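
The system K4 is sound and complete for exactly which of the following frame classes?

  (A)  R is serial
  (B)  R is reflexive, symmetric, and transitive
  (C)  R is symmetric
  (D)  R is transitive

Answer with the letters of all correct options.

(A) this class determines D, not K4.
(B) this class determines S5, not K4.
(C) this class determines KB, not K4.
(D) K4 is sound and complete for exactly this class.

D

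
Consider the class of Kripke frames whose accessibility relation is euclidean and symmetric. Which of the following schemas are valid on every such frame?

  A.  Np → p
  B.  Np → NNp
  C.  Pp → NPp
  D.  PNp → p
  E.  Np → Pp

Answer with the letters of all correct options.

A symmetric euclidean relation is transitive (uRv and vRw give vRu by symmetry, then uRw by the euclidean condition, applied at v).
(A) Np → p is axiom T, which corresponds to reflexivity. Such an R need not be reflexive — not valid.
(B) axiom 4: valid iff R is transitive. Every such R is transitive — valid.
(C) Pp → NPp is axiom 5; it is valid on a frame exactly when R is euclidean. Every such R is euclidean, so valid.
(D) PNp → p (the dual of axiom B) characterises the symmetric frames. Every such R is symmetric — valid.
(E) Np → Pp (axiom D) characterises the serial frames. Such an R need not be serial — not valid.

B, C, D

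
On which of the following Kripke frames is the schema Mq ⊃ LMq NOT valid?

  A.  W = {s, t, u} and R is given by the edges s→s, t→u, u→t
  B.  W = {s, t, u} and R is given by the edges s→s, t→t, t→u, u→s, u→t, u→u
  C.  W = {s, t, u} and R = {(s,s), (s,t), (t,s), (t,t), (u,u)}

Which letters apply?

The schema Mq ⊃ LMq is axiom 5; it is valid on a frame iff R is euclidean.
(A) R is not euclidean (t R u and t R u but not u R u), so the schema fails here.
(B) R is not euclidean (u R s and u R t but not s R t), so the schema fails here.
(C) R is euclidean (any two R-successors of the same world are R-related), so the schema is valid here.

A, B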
======
_Problem to solve_.
Find the lines in the entries above where "given" occurs, and copy each of them.

_Reply to the exercise_.
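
  A.  W = {s, t, u} and R is given by the edges s→s, t→u, u→t
  B.  W = {s, t, u} and R is given by the edges s→s, t→t, t→u, u→s, u→t, u→u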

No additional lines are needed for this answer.